◆ PROVIDED ENTRIES ◆
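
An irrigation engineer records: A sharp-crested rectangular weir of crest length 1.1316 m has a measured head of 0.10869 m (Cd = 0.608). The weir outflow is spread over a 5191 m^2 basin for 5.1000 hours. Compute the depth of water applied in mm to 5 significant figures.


Approach: apply the rectangular weir equation with a volume-to-depth conversion, Q = (2/3)*Cd*L*sqrt(2g)*H^1.5; d = Q*t/A * 1000.
Step 1 — weir discharge:
  Q = (2/3)*0.608*1.1316*sqrt(2*9.81)*0.10869^1.5 = 0.07280130 m^3/s
Step 2 — volume: V = 0.07280130 * 5.1000*3600 = 1336.632 m^3
Step 3 — depth: d = V/A * 1000 = 1336.632/5191 * 1000 = 257.49 mm
Therefore the depth of water applied = 257.49 mm.


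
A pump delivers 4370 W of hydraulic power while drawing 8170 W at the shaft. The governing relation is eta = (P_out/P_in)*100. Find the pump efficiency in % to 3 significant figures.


eta = (4370 / 8170) * 100 = 53.5 %
Therefore the pump efficiency = 53.5 %.


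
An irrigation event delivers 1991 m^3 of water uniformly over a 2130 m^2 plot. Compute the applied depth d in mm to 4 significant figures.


Approach: apply depth from volume over area, d = (V/A)*1000.
d = (1991 / 2130) * 1000 = 934.7 mm
Therefore the applied depth d = 934.7 mm.


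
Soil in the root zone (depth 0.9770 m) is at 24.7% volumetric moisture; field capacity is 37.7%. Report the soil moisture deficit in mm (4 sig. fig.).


Approach: apply the soil moisture deficit relation, SMD = (FC - theta)/100 * depth * 1000.
SMD = (37.7 - 24.7)/100 * 0.9770 * 1000 = 127.0 mm
Therefore the soil moisture deficit = 127.0 mm.


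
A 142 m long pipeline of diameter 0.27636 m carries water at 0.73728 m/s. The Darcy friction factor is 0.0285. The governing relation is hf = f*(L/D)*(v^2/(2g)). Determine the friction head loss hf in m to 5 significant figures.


hf = 0.0285 * (142/0.27636) * (0.73728^2 / (2*9.81))
hf = 0.40572 m
Therefore the friction head loss hf = 0.40572 m.


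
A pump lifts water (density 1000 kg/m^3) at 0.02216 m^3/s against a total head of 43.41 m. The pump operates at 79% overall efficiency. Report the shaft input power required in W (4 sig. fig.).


Approach: apply hydraulic power then efficiency conversion, P = rho*g*Q*H; P_in = P/eta.
Step 1 — hydraulic power (P = rho*g*Q*H):
  P = 1000 * 9.81 * 0.02216 * 43.41 = 9436.88 W
Step 2 — input power: P_in = P/eta = 9436.88 / 0.79 = 11950 W
Therefore the shaft input power required = 11950 W.


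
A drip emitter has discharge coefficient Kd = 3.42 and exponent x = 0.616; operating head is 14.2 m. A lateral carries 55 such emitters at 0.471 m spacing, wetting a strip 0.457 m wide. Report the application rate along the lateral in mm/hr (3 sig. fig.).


Approach: apply the emitter equation with a lateral mass balance, q = Kd*h^x; Q = n*q; rate = Q/(n*spacing*width).
Step 1 — single emitter flow (q = Kd*h^x):
  q = 3.42 * 14.2^0.616 = 17.532 L/hr
Step 2 — total lateral flow: Q = 55 * 17.532 = 964.27 L/hr
Step 3 — wetted area: A = 55 * 0.471 * 0.457 = 11.839 m^2
Step 4 — application rate: Q/A = 964.27/11.839 = 81.5 mm/hr
Therefore the application rate along the lateral = 81.5 mm/hr.


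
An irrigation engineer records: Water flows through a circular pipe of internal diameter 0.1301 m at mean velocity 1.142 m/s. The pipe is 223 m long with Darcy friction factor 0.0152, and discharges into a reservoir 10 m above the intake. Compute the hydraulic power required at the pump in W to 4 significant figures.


Approach: apply continuity + Darcy-Weisbach + hydraulic power, Q = A*v; hf = f*(L/D)*(v^2/(2g)); H = static + hf; P = rho*g*Q*H.
Step 1 — flow rate (continuity, Q = A*v):
  A = pi*(0.1301/2)^2 = 0.0132937 m^2
  Q = 0.0132937 * 1.142 = 0.0151814 m^3/s
Step 2 — friction head loss (Darcy-Weisbach):
  hf = 0.0152 * (223/0.1301) * (1.142^2 / (2*9.81))
  hf = 1.73183 m
Step 3 — total head: H = 10 + 1.73183 = 11.7318 m
Step 4 — hydraulic power (P = rho*g*Q*H):
  P = 1000 * 9.81 * 0.0151814 * 11.7318 = 1747 W
Therefore the hydraulic power required at the pump = 1747 W.


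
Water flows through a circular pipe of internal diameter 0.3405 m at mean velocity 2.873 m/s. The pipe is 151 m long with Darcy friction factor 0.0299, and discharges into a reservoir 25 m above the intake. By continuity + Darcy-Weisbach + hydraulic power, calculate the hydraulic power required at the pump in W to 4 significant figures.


Approach: apply continuity + Darcy-Weisbach + hydraulic power, Q = A*v; hf = f*(L/D)*(v^2/(2g)); H = static + hf; P = rho*g*Q*H.
Step 1 — flow rate (continuity, Q = A*v):
  A = pi*(0.3405/2)^2 = 0.0910593 m^2
  Q = 0.0910593 * 2.873 = 0.261613 m^3/s
Step 2 — friction head loss (Darcy-Weisbach):
  hf = 0.0299 * (151/0.3405) * (2.873^2 / (2*9.81))
  hf = 5.57832 m
Step 3 — total head: H = 25 + 5.57832 = 30.5783 m
Step 4 — hydraulic power (P = rho*g*Q*H):
  P = 1000 * 9.81 * 0.261613 * 30.5783 = 78480 W
Therefore the hydraulic power required at the pump = 78480 W.


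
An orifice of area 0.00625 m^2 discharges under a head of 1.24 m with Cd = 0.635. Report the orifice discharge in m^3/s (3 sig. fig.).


Approach: apply the orifice equation, Q = Cd*A*sqrt(2*g*h).
Q = 0.635 * 0.00625 * sqrt(2*9.81*1.24) = 0.0196 m^3/s
Therefore the orifice discharge = 0.0196 m^3/s.


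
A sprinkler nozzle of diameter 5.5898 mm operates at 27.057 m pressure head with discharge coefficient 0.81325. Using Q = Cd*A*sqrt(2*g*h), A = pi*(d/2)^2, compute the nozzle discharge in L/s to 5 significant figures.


A = pi*(5.5898e-3/2)^2 = 2.454044e-05 m^2
Q = 0.81325 * 2.454044e-05 * sqrt(2*9.81*27.057) * 1000 = 0.45983 L/s
Therefore the nozzle discharge = 0.45983 L/s.


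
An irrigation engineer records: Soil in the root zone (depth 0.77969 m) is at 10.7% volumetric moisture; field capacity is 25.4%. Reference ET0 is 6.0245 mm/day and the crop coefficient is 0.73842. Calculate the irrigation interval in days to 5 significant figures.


Approach: apply soil-water budget scheduling, SMD = (FC-theta)/100*depth*1000; ETc = ET0*Kc; interval = SMD/ETc.
Step 1 — soil moisture deficit:
  SMD = (25.4 - 10.7)/100 * 0.77969 * 1000 = 114.6144 mm
Step 2 — daily crop ET (ETc = ET0*Kc):
  ETc = 6.0245 * 0.73842 = 4.448611 mm/day
Step 3 — irrigation interval (SMD/ETc):
  interval = 114.6144 / 4.448611 = 25.764 days
Therefore the irrigation interval = 25.764 days.


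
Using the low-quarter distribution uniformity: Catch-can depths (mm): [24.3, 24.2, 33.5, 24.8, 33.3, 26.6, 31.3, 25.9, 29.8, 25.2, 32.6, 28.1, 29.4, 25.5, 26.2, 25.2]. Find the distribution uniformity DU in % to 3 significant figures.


Approach: apply the low-quarter distribution uniformity, DU = (mean of lowest quarter of readings / overall mean)*100.
sorted lowest 4 of 16: [24.2, 24.3, 24.8, 25.2] -> mean = 24.625 mm
overall mean = 27.869 mm
DU = (24.625/27.869)*100 = 88.4 %
Therefore the distribution uniformity DU = 88.4 %.


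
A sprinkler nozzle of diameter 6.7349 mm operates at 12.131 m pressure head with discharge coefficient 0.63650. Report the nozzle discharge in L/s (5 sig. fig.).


Approach: apply the orifice equation, Q = Cd*A*sqrt(2*g*h), A = pi*(d/2)^2.
A = pi*(6.7349e-3/2)^2 = 3.562478e-05 m^2
Q = 0.63650 * 3.562478e-05 * sqrt(2*9.81*12.131) * 1000 = 0.34982 L/s
Therefore the nozzle discharge = 0.34982 L/s.


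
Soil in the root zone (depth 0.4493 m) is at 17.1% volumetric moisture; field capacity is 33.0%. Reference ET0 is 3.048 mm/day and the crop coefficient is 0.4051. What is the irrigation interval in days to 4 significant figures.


Approach: apply soil-water budget scheduling, SMD = (FC-theta)/100*depth*1000; ETc = ET0*Kc; interval = SMD/ETc.
Step 1 — soil moisture deficit:
  SMD = (33.0 - 17.1)/100 * 0.4493 * 1000 = 71.4387 mm
Step 2 — daily crop ET (ETc = ET0*Kc):
  ETc = 3.048 * 0.4051 = 1.23474 mm/day
Step 3 — irrigation interval (SMD/ETc):
  interval = 71.4387 / 1.23474 = 57.86 days
Therefore the irrigation interval = 57.86 days.


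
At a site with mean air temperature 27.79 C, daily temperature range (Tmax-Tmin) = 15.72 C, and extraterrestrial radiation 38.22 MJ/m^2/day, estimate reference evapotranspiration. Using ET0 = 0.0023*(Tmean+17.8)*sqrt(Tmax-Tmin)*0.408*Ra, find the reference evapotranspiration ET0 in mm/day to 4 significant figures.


ET0 = 0.0023*(27.79+17.8)*sqrt(15.72)*0.408*38.22 = 6.483 mm/day
Therefore the reference evapotranspiration ET0 = 6.483 mm/day.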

◆ WORK ITEM ◆
The answer must be the lines from the one containing "Using the low-quarter" through the last line of the records, written out exactly; please include nothing more.

◆ RESULT ◆
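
Using the low-quarter distribution uniformity: Catch-can depths (mm): [24.3, 24.2, 33.5, 24.8, 33.3, 26.6, 31.3, 25.9, 29.8, 25.2, 32.6, 28.1, 29.4, 25.5, 26.2, 25.2]. Find the distribution uniformity DU in % to 3 significant figures.


Approach: apply the low-quarter distribution uniformity, DU = (mean of lowest quarter of readings / overall mean)*100.
sorted lowest 4 of 16: [24.2, 24.3, 24.8, 25.2] -> mean = 24.625 mm
overall mean = 27.869 mm
DU = (24.625/27.869)*100 = 88.4 %
Therefore the distribution uniformity DU = 88.4 %.


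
A sprinkler nozzle of diameter 6.7349 mm operates at 12.131 m pressure head with discharge coefficient 0.63650. Report the nozzle discharge in L/s (5 sig. fig.).


Approach: apply the orifice equation, Q = Cd*A*sqrt(2*g*h), A = pi*(d/2)^2.
A = pi*(6.7349e-3/2)^2 = 3.562478e-05 m^2
Q = 0.63650 * 3.562478e-05 * sqrt(2*9.81*12.131) * 1000 = 0.34982 L/s
Therefore the nozzle discharge = 0.34982 L/s.


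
Soil in the root zone (depth 0.4493 m) is at 17.1% volumetric moisture; field capacity is 33.0%. Reference ET0 is 3.048 mm/day and the crop coefficient is 0.4051. What is the irrigation interval in days to 4 significant figures.


Approach: apply soil-water budget scheduling, SMD = (FC-theta)/100*depth*1000; ETc = ET0*Kc; interval = SMD/ETc.
Step 1 — soil moisture deficit:
  SMD = (33.0 - 17.1)/100 * 0.4493 * 1000 = 71.4387 mm
Step 2 — daily crop ET (ETc = ET0*Kc):
  ETc = 3.048 * 0.4051 = 1.23474 mm/day
Step 3 — irrigation interval (SMD/ETc):
  interval = 71.4387 / 1.23474 = 57.86 days
Therefore the irrigation interval = 57.86 days.


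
At a site with mean air temperature 27.79 C, daily temperature range (Tmax-Tmin) = 15.72 C, and extraterrestrial radiation 38.22 MJ/m^2/day, estimate reference evapotranspiration. Using ET0 = 0.0023*(Tmean+17.8)*sqrt(Tmax-Tmin)*0.408*Ra, find the reference evapotranspiration ET0 in mm/day to 4 significant figures.


ET0 = 0.0023*(27.79+17.8)*sqrt(15.72)*0.408*38.22 = 6.483 mm/day
Therefore the reference evapotranspiration ET0 = 6.483 mm/day.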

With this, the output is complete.